The data
****************

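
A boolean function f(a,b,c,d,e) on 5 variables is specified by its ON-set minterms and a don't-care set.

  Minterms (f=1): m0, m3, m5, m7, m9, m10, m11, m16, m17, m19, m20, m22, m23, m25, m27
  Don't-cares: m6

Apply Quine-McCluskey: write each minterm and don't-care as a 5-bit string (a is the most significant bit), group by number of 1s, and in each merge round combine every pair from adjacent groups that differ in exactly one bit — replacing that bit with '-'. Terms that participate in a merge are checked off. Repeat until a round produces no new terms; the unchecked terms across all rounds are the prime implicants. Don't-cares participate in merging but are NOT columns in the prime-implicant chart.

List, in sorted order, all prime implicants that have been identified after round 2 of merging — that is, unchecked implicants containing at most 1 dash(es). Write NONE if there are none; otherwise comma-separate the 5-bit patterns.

size-2^0 implicants → 00000(✓)  00011(✓)  00101(✓)  00110(✓)  00111(✓)  01001(✓)  01010(✓)  01011(✓)  10000(✓)  10001(✓)  10011(✓)  10100(✓)  10110(✓)  10111(✓)  11001(✓)  11011(✓)
size-2^1 implicants → -0000  -0011(✓)  -0110(✓)  -0111(✓)  -1001(✓)  -1011(✓)  0-011(✓)  00-11(✓)  001-1  0011-(✓)  010-1(✓)  0101-  1-001(✓)  1-011(✓)  10-00  10-11(✓)  100-1(✓)  1000-  101-0  1011-(✓)  110-1(✓)
size-2^2 implicants → --011  -0-11  -011-  -10-1  1-0-1
Unchecked terms (primes): --011, -0-11, -0000, -011-, -10-1, 001-1, 0101-, 1-0-1, 10-00, 1000-, 101-0

-0000, 001-1, 0101-, 10-00, 1000-, 101-0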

****************

Task
Would you please transcribe the records above in full and exactly?

Completed task
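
A boolean function f(a,b,c,d,e) on 5 variables is specified by its ON-set minterms and a don't-care set.

  Minterms (f=1): m0, m3, m5, m7, m9, m10, m11, m16, m17, m19, m20, m22, m23, m25, m27
  Don't-cares: m6

Apply Quine-McCluskey: write each minterm and don't-care as a 5-bit string (a is the most significant bit), group by number of 1s, and in each merge round combine every pair from adjacent groups that differ in exactly one bit — replacing that bit with '-'. Terms that participate in a merge are checked off. Repeat until a round produces no new terms; the unchecked terms across all rounds are the prime implicants. Don't-cares participate in merging but are NOT columns in the prime-implicant chart.

List, in sorted order, all prime implicants that have been identified after round 2 of merging — that is, unchecked implicants containing at most 1 dash(es). Write NONE if there are none; otherwise comma-separate the 5-bit patterns.

size-2^0 implicants → 00000(✓)  00011(✓)  00101(✓)  00110(✓)  00111(✓)  01001(✓)  01010(✓)  01011(✓)  10000(✓)  10001(✓)  10011(✓)  10100(✓)  10110(✓)  10111(✓)  11001(✓)  11011(✓)
size-2^1 implicants → -0000  -0011(✓)  -0110(✓)  -0111(✓)  -1001(✓)  -1011(✓)  0-011(✓)  00-11(✓)  001-1  0011-(✓)  010-1(✓)  0101-  1-001(✓)  1-011(✓)  10-00  10-11(✓)  100-1(✓)  1000-  101-0  1011-(✓)  110-1(✓)
size-2^2 implicants → --011  -0-11  -011-  -10-1  1-0-1
Unchecked terms (primes): --011, -0-11, -0000, -011-, -10-1, 001-1, 0101-, 1-0-1, 10-00, 1000-, 101-0

-0000, 001-1, 0101-, 10-00, 1000-, 101-0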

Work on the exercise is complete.